## Task instructions
Lines to return, exactly: from the line with "Answer: -80049/148 ≈ -540.87" to the line with "Answer: $-36$" in the entries below, both included.

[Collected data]
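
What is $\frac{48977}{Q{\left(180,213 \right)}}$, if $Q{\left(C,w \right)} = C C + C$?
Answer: $\frac{48977}{32580} \approx 1.5033$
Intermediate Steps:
$Q{\left(C,w \right)} = C + C^{2}$ ($Q{\left(C,w \right)} = C^{2} + C = C + C^{2}$)
$\frac{48977}{Q{\left(180,213 \right)}} = \frac{48977}{180 \left(1 + 180\right)} = \frac{48977}{180 \cdot 181} = \frac{48977}{32580}$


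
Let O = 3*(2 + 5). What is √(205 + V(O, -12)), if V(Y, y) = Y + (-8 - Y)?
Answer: √197 ≈ 14.036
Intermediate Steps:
O = 21 (O = 3*7 = 21)
V(Y, y) = -8
√(205 + V(O, -12)) = √(205 - 8) = √197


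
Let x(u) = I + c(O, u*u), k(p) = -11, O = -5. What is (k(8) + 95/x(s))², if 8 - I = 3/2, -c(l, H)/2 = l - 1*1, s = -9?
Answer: 47089/1369 ≈ 34.397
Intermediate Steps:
c(l, H) = 2 - 2*l (c(l, H) = -2*(l - 1*1) = -2*(l - 1) = -2*(-1 + l) = 2 - 2*l)
I = 13/2 (I = 8 - 3/2 = 13/2 ≈ 6.5000)
x(u) = 37/2 (x(u) = 13/2 + (2 - 2*(-5)) = 13/2 + (2 + 10) = 13/2 + 12 = 37/2)
(k(8) + 95/x(s))² = (-11 + 95/(37/2))² = (-11 + 95*(2/37))² = (-11 + 190/37)² = (-217/37)² = 47089/1369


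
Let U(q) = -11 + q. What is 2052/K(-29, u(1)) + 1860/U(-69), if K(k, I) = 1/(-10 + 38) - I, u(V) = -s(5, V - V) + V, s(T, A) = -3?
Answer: -80049/148 ≈ -540.87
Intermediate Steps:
u(V) = 3 + V (u(V) = -1*(-3) + V = 3 + V)
K(k, I) = 1/28 - I
2052/K(-29, u(1)) + 1860/U(-69) = 2052/(1/28 - (3 + 1)) + 1860/(-11 - 69) = 2052/(1/28 - 1*4) + 1860/(-80) = 2052/(1/28 - 4) + 1860*(-1/80) = 2052/(-111/28) - 93/4 = 2052*(-28/111) - 93/4 = -19152/37 - 93/4 = -80049/148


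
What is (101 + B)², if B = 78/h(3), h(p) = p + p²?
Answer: 46225/4 ≈ 11556.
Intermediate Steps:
B = 13/2 (B = 78/((3*(1 + 3))) = 78/((3*4)) = 78/12 = 78*(1/12) = 13/2 ≈ 6.5000)
(101 + B)² = (101 + 13/2)² = (215/2)² = 46225/4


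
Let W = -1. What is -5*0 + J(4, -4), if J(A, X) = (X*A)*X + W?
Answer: 63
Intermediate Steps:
J(A, X) = -1 + A*X² (J(A, X) = (X*A)*X - 1 = (A*X)*X - 1 = A*X² - 1 = -1 + A*X²)
-5*0 + J(4, -4) = -5*0 + (-1 + 4*(-4)²) = 0 + (-1 + 4*16) = 0 + (-1 + 64) = 0 + 63 = 63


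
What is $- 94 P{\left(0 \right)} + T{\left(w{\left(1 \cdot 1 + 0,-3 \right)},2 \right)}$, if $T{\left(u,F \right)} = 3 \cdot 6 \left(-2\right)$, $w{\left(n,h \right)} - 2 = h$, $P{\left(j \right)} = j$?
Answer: $-36$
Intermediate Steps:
$w{\left(n,h \right)} = 2 + h$
$T{\left(u,F \right)} = -36$ ($T{\left(u,F \right)} = 18 \left(-2\right) = -36$)
$- 94 P{\left(0 \right)} + T{\left(w{\left(1 \cdot 1 + 0,-3 \right)},2 \right)} = \left(-94\right) 0 - 36 = 0 - 36 = -36$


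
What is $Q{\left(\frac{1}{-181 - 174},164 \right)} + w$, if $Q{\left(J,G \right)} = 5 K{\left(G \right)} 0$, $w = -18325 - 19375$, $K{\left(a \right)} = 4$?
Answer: $-37700$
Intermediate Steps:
$w = -37700$
$Q{\left(J,G \right)} = 0$ ($Q{\left(J,G \right)} = 5 \cdot 4 \cdot 0 = 20 \cdot 0 = 0$)
$Q{\left(\frac{1}{-181 - 174},164 \right)} + w = 0 - 37700 = -37700$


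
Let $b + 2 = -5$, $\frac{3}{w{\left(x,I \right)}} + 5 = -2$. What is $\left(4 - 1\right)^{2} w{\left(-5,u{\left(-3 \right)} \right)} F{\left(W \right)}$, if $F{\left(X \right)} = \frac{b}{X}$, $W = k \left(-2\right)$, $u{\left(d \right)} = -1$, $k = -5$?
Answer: $\frac{27}{10} \approx 2.7$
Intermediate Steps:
$w{\left(x,I \right)} = - \frac{3}{7}$ ($w{\left(x,I \right)} = \frac{3}{-5 - 2} = \frac{3}{-7} = 3 \left(- \frac{1}{7}\right) = - \frac{3}{7}$)
$W = 10$ ($W = \left(-5\right) \left(-2\right) = 10$)
$b = -7$ ($b = -2 - 5 = -7$)
$F{\left(X \right)} = - \frac{7}{X}$
$\left(4 - 1\right)^{2} w{\left(-5,u{\left(-3 \right)} \right)} F{\left(W \right)} = \left(4 - 1\right)^{2} \left(- \frac{3}{7}\right) \left(- \frac{7}{10}\right) = 3^{2} \left(- \frac{3}{7}\right) \left(\left(-7\right) \frac{1}{10}\right) = 9 \left(- \frac{3}{7}\right) \left(- \frac{7}{10}\right) = \left(- \frac{27}{7}\right) \left(- \frac{7}{10}\right) = \frac{27}{10}$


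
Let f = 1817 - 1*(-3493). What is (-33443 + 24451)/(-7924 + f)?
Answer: 4496/1307 ≈ 3.4399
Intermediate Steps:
f = 5310 (f = 1817 + 3493 = 5310)
(-33443 + 24451)/(-7924 + f) = (-33443 + 24451)/(-7924 + 5310) = -8992/(-2614) = -8992*(-1/2614) = 4496/1307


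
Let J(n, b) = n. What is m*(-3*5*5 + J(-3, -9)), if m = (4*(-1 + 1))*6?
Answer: 0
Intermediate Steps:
m = 0 (m = (4*0)*6 = 0*6 = 0)
m*(-3*5*5 + J(-3, -9)) = 0*(-3*5*5 - 3) = 0*(-15*5 - 3) = 0*(-75 - 3) = 0*(-78) = 0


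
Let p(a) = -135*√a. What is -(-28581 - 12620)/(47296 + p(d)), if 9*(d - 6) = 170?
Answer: 60895078/69889313 + 1854045*√14/559114504 ≈ 0.88371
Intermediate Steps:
d = 224/9 (d = 6 + (⅑)*170 = 6 + 170/9 = 224/9 ≈ 24.889)
-(-28581 - 12620)/(47296 + p(d)) = -(-28581 - 12620)/(47296 - 180*√14) = -(-41201)/(47296 - 180*√14) = 41201/(47296 - 180*√14)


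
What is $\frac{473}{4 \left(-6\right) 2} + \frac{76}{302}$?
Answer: $- \frac{69599}{7248} \approx -9.6025$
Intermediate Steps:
$\frac{473}{4 \left(-6\right) 2} + \frac{76}{302} = \frac{473}{\left(-24\right) 2} + 76 \cdot \frac{1}{302} = \frac{473}{-48} + \frac{38}{151} = 473 \left(- \frac{1}{48}\right) + \frac{38}{151} = - \frac{473}{48} + \frac{38}{151} = - \frac{69599}{7248}$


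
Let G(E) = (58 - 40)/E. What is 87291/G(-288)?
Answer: -1396656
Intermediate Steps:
G(E) = 18/E
87291/G(-288) = 87291/((18/(-288))) = 87291/((18*(-1/288))) = 87291/(-1/16) = 87291*(-16) = -1396656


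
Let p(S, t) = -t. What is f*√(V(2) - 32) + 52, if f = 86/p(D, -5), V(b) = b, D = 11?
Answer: 52 + 86*I*√30/5 ≈ 52.0 + 94.208*I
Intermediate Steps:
f = 86/5 (f = 86/((-1*(-5))) = 86/5 ≈ 17.200)
f*√(V(2) - 32) + 52 = 86*√(2 - 32)/5 + 52 = 86*√(-30)/5 + 52 = 86*(I*√30)/5 + 52 = 86*I*√30/5 + 52 = 52 + 86*I*√30/5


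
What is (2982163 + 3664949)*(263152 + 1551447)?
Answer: 12061842788088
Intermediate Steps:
(2982163 + 3664949)*(263152 + 1551447) = 6647112*1814599 = 12061842788088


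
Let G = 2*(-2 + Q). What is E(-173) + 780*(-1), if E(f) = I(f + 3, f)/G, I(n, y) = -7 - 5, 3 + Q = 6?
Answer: -786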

## Your response
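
Answer: -80049/148 ≈ -540.87
Intermediate Steps:
u(V) = 3 + V (u(V) = -1*(-3) + V = 3 + V)
K(k, I) = 1/28 - I
2052/K(-29, u(1)) + 1860/U(-69) = 2052/(1/28 - (3 + 1)) + 1860/(-11 - 69) = 2052/(1/28 - 1*4) + 1860/(-80) = 2052/(1/28 - 4) + 1860*(-1/80) = 2052/(-111/28) - 93/4 = 2052*(-28/111) - 93/4 = -19152/37 - 93/4 = -80049/148


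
What is (101 + B)², if B = 78/h(3), h(p) = p + p²?
Answer: 46225/4 ≈ 11556.
Intermediate Steps:
B = 13/2 (B = 78/((3*(1 + 3))) = 78/((3*4)) = 78/12 = 78*(1/12) = 13/2 ≈ 6.5000)
(101 + B)² = (101 + 13/2)² = (215/2)² = 46225/4


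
Let W = -1. What is -5*0 + J(4, -4), if J(A, X) = (X*A)*X + W?
Answer: 63
Intermediate Steps:
J(A, X) = -1 + A*X² (J(A, X) = (X*A)*X - 1 = (A*X)*X - 1 = A*X² - 1 = -1 + A*X²)
-5*0 + J(4, -4) = -5*0 + (-1 + 4*(-4)²) = 0 + (-1 + 4*16) = 0 + (-1 + 64) = 0 + 63 = 63


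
What is $- 94 P{\left(0 \right)} + T{\left(w{\left(1 \cdot 1 + 0,-3 \right)},2 \right)}$, if $T{\left(u,F \right)} = 3 \cdot 6 \left(-2\right)$, $w{\left(n,h \right)} - 2 = h$, $P{\left(j \right)} = j$?
Answer: $-36$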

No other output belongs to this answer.